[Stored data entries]
┌────────

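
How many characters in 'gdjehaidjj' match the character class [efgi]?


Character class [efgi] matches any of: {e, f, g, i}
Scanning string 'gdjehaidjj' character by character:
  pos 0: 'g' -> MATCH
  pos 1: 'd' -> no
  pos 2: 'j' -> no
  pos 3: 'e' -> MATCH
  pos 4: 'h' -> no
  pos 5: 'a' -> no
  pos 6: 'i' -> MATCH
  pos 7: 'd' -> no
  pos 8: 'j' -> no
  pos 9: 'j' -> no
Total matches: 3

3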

└────────
┌────────

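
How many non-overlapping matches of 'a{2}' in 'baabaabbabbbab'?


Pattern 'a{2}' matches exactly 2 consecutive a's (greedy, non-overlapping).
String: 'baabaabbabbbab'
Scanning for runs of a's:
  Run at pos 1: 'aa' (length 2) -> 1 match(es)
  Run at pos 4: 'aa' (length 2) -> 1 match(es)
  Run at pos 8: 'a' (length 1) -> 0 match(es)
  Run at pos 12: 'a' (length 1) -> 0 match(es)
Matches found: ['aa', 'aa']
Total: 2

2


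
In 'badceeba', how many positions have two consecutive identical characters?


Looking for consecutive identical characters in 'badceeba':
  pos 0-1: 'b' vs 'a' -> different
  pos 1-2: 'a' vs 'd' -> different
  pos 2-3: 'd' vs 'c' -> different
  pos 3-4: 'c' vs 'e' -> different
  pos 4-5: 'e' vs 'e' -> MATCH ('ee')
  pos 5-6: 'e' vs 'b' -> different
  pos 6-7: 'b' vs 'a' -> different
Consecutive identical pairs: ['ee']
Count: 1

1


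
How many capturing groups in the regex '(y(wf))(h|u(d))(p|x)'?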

└────────

== INSTRUCTIONS FOR THE TASK ==
Give only the lines from the one holding "In 'badceeba', how" through the one holding "How many capturing", each restated exactly as it appears above.

== WRITTEN SOLUTION ==
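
In 'badceeba', how many positions have two consecutive identical characters?


Looking for consecutive identical characters in 'badceeba':
  pos 0-1: 'b' vs 'a' -> different
  pos 1-2: 'a' vs 'd' -> different
  pos 2-3: 'd' vs 'c' -> different
  pos 3-4: 'c' vs 'e' -> different
  pos 4-5: 'e' vs 'e' -> MATCH ('ee')
  pos 5-6: 'e' vs 'b' -> different
  pos 6-7: 'b' vs 'a' -> different
Consecutive identical pairs: ['ee']
Count: 1

1


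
How many capturing groups in the regex '(y(wf))(h|u(d))(p|x)'?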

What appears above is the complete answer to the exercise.